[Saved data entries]
┏━━
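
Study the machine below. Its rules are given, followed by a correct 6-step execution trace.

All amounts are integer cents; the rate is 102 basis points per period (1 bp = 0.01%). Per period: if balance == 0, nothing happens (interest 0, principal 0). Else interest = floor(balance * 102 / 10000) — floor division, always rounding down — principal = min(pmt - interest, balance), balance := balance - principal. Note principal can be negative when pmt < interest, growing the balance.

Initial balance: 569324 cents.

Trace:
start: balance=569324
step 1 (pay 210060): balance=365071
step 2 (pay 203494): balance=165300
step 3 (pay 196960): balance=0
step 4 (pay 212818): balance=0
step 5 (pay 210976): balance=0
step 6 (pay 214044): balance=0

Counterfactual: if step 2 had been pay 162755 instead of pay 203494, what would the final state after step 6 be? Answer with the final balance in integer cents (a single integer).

(re-executing from step 2 with the substitution; state before step 2: balance=365071)
step 2 (pay 162755): balance=206039
step 3 (pay 196960): balance=11180
step 4 (pay 212818): balance=0
step 5 (pay 210976): balance=0
step 6 (pay 214044): balance=0

0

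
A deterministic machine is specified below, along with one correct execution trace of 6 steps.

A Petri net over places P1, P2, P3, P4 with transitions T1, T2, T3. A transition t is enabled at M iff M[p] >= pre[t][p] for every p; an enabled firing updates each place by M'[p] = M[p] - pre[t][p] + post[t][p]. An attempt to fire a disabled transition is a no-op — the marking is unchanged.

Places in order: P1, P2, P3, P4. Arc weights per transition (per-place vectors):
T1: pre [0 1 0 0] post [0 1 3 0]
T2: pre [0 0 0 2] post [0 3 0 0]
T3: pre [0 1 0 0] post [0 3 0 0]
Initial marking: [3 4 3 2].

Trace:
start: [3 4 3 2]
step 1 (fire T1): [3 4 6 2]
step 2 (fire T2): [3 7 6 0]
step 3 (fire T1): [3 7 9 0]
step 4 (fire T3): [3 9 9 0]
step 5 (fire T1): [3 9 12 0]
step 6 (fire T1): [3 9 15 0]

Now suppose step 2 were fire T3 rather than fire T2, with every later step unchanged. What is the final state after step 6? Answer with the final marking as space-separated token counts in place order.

(re-executing from step 2 with the substitution; state before step 2: [3 4 6 2])
step 2 (fire T3): [3 6 6 2]
step 3 (fire T1): [3 6 9 2]
step 4 (fire T3): [3 8 9 2]
step 5 (fire T1): [3 8 12 2]
step 6 (fire T1): [3 8 15 2]

3 8 15 2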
┗━━
### To do
Please show every line of the entries above that contains the word "machine".

### Exercise result
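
Study the machine below. Its rules are given, followed by a correct 6-step execution trace.
A deterministic machine is specified below, along with one correct execution trace of 6 steps.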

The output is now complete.